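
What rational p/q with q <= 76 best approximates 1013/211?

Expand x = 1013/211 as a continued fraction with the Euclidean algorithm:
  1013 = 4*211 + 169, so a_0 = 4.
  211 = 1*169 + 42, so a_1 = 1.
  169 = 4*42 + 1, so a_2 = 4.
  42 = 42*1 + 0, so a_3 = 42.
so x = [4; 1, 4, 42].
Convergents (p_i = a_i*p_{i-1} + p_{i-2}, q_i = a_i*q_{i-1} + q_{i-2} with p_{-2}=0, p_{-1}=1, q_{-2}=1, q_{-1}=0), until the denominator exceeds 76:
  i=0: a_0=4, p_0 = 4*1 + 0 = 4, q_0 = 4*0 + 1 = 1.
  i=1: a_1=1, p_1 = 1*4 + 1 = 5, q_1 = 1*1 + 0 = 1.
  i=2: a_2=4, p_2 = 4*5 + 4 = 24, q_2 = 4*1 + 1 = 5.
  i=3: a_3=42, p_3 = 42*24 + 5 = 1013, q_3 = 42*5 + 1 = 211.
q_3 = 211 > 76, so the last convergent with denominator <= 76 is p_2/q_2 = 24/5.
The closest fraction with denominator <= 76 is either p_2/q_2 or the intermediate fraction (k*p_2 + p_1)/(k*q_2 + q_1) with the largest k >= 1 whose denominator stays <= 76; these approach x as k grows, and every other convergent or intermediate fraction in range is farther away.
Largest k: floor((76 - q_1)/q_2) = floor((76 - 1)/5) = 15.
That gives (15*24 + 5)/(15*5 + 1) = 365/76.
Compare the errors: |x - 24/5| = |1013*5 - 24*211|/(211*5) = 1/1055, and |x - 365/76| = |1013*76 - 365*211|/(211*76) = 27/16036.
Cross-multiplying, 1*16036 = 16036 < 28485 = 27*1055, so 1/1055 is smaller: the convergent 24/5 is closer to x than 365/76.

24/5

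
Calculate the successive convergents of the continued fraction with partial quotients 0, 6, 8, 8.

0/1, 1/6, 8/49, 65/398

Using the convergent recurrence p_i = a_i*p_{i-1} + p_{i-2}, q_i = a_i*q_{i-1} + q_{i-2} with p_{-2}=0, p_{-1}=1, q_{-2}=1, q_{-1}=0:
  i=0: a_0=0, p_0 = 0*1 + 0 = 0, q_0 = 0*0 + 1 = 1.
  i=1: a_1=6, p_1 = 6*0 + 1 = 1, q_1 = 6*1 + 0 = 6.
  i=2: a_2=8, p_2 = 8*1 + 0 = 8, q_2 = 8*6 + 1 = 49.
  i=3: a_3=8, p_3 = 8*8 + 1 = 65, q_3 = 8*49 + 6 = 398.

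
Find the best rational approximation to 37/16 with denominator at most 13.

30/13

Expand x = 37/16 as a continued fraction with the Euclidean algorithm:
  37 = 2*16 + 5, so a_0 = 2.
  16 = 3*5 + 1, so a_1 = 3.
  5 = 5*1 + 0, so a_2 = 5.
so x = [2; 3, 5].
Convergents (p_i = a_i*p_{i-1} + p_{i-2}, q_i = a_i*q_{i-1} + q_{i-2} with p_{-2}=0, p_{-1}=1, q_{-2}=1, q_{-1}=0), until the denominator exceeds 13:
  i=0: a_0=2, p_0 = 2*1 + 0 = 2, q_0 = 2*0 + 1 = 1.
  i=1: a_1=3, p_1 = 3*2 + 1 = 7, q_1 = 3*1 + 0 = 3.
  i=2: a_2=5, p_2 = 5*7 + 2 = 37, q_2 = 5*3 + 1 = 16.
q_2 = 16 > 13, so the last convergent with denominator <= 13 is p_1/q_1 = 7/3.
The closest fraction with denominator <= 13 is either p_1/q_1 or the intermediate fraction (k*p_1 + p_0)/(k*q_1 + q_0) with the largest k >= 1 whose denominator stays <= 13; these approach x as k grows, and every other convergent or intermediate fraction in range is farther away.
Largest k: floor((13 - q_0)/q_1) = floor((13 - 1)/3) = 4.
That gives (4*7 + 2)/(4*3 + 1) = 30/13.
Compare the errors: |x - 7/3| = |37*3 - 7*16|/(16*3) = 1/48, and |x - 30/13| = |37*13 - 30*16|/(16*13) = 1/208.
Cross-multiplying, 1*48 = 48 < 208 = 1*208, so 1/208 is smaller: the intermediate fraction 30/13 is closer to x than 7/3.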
#####
**Problem statement:** Starting at the line that contains "Find the best" and ending at the last line of the data, repeat each line exactly; include nothing else.

**Task answer:**
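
Find the best rational approximation to 37/16 with denominator at most 13.

30/13

Expand x = 37/16 as a continued fraction with the Euclidean algorithm:
  37 = 2*16 + 5, so a_0 = 2.
  16 = 3*5 + 1, so a_1 = 3.
  5 = 5*1 + 0, so a_2 = 5.
so x = [2; 3, 5].
Convergents (p_i = a_i*p_{i-1} + p_{i-2}, q_i = a_i*q_{i-1} + q_{i-2} with p_{-2}=0, p_{-1}=1, q_{-2}=1, q_{-1}=0), until the denominator exceeds 13:
  i=0: a_0=2, p_0 = 2*1 + 0 = 2, q_0 = 2*0 + 1 = 1.
  i=1: a_1=3, p_1 = 3*2 + 1 = 7, q_1 = 3*1 + 0 = 3.
  i=2: a_2=5, p_2 = 5*7 + 2 = 37, q_2 = 5*3 + 1 = 16.
q_2 = 16 > 13, so the last convergent with denominator <= 13 is p_1/q_1 = 7/3.
The closest fraction with denominator <= 13 is either p_1/q_1 or the intermediate fraction (k*p_1 + p_0)/(k*q_1 + q_0) with the largest k >= 1 whose denominator stays <= 13; these approach x as k grows, and every other convergent or intermediate fraction in range is farther away.
Largest k: floor((13 - q_0)/q_1) = floor((13 - 1)/3) = 4.
That gives (4*7 + 2)/(4*3 + 1) = 30/13.
Compare the errors: |x - 7/3| = |37*3 - 7*16|/(16*3) = 1/48, and |x - 30/13| = |37*13 - 30*16|/(16*13) = 1/208.
Cross-multiplying, 1*48 = 48 < 208 = 1*208, so 1/208 is smaller: the intermediate fraction 30/13 is closer to x than 7/3.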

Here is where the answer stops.